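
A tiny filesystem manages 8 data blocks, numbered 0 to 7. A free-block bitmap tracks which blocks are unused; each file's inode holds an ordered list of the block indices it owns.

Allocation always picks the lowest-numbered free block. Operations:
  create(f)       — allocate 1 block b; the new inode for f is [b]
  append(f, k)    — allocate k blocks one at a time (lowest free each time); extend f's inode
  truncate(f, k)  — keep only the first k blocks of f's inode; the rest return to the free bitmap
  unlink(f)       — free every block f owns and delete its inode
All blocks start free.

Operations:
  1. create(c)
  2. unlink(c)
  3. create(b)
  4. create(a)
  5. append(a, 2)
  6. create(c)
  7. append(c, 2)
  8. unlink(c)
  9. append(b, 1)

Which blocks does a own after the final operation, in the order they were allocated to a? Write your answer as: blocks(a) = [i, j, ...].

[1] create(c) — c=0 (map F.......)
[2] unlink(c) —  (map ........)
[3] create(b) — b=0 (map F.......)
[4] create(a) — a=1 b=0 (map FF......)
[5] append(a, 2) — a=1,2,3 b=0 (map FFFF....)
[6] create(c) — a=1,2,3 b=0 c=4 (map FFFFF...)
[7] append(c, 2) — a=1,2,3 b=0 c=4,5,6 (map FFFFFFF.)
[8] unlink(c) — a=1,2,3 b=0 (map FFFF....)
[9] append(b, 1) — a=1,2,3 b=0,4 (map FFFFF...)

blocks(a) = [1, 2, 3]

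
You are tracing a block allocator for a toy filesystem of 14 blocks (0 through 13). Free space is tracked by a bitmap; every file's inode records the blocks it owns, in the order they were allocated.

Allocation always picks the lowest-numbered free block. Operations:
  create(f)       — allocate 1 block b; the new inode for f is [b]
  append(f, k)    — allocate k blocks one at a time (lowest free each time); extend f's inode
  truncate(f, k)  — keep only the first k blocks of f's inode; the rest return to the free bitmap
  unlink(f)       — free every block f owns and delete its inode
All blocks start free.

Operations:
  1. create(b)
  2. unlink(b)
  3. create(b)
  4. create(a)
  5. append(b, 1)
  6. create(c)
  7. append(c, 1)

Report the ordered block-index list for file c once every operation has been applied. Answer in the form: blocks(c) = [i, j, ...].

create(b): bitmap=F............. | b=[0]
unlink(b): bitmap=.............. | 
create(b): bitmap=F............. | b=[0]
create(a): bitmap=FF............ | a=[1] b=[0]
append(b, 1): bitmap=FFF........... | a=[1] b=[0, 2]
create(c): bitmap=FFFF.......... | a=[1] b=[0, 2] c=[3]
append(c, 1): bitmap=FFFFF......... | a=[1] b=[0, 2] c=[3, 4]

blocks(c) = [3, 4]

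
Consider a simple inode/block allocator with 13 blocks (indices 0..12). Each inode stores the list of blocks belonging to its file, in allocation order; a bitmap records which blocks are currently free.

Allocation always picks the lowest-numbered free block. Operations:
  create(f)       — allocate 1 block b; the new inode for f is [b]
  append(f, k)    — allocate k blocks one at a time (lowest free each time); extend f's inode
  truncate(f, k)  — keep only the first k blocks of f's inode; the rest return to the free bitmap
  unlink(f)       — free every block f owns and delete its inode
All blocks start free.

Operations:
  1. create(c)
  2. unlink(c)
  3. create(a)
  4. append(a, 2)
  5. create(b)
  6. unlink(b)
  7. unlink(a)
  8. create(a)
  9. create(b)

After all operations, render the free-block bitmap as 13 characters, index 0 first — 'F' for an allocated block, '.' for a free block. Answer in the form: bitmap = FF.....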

» Work task
Exact reproduction of the whole material is the required answer.

» Answer section
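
A tiny filesystem manages 8 data blocks, numbered 0 to 7. A free-block bitmap tracks which blocks are unused; each file's inode holds an ordered list of the block indices it owns.

Allocation always picks the lowest-numbered free block. Operations:
  create(f)       — allocate 1 block b; the new inode for f is [b]
  append(f, k)    — allocate k blocks one at a time (lowest free each time); extend f's inode
  truncate(f, k)  — keep only the first k blocks of f's inode; the rest return to the free bitmap
  unlink(f)       — free every block f owns and delete its inode
All blocks start free.

Operations:
  1. create(c)
  2. unlink(c)
  3. create(b)
  4. create(a)
  5. append(a, 2)
  6. create(c)
  7. append(c, 2)
  8. unlink(c)
  9. append(b, 1)

Which blocks does a own after the final operation, in the order they were allocated to a? Write your answer as: blocks(a) = [i, j, ...].

[1] create(c) — c=0 (map F.......)
[2] unlink(c) —  (map ........)
[3] create(b) — b=0 (map F.......)
[4] create(a) — a=1 b=0 (map FF......)
[5] append(a, 2) — a=1,2,3 b=0 (map FFFF....)
[6] create(c) — a=1,2,3 b=0 c=4 (map FFFFF...)
[7] append(c, 2) — a=1,2,3 b=0 c=4,5,6 (map FFFFFFF.)
[8] unlink(c) — a=1,2,3 b=0 (map FFFF....)
[9] append(b, 1) — a=1,2,3 b=0,4 (map FFFFF...)

blocks(a) = [1, 2, 3]

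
You are tracing a block allocator for a toy filesystem of 14 blocks (0 through 13). Free space is tracked by a bitmap; every file's inode records the blocks it owns, in the order they were allocated.

Allocation always picks the lowest-numbered free block. Operations:
  create(f)       — allocate 1 block b; the new inode for f is [b]
  append(f, k)    — allocate k blocks one at a time (lowest free each time); extend f's inode
  truncate(f, k)  — keep only the first k blocks of f's inode; the rest return to the free bitmap
  unlink(f)       — free every block f owns and delete its inode
All blocks start free.

Operations:
  1. create(b)
  2. unlink(b)
  3. create(b)
  4. create(a)
  5. append(b, 1)
  6. create(c)
  7. append(c, 1)

Report the ordered block-index list for file c once every operation has been applied. Answer in the form: blocks(c) = [i, j, ...].

create(b): bitmap=F............. | b=[0]
unlink(b): bitmap=.............. | 
create(b): bitmap=F............. | b=[0]
create(a): bitmap=FF............ | a=[1] b=[0]
append(b, 1): bitmap=FFF........... | a=[1] b=[0, 2]
create(c): bitmap=FFFF.......... | a=[1] b=[0, 2] c=[3]
append(c, 1): bitmap=FFFFF......... | a=[1] b=[0, 2] c=[3, 4]

blocks(c) = [3, 4]

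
Consider a simple inode/block allocator with 13 blocks (indices 0..12). Each inode stores the list of blocks belonging to its file, in allocation order; a bitmap records which blocks are currently free.

Allocation always picks the lowest-numbered free block. Operations:
  create(f)       — allocate 1 block b; the new inode for f is [b]
  append(f, k)    — allocate k blocks one at a time (lowest free each time); extend f's inode
  truncate(f, k)  — keep only the first k blocks of f's inode; the rest return to the free bitmap
  unlink(f)       — free every block f owns and delete its inode
All blocks start free.

Operations:
  1. create(c)
  2. unlink(c)
  3. create(a)
  4. append(a, 2)
  5. create(b)
  6. unlink(b)
  7. unlink(a)
  8. create(a)
  9. create(b)

After all operations, render the free-block bitmap as 13 characters, index 0 first — 'F' for an allocated block, '.' for a free block. Answer in the form: bitmap = FF.....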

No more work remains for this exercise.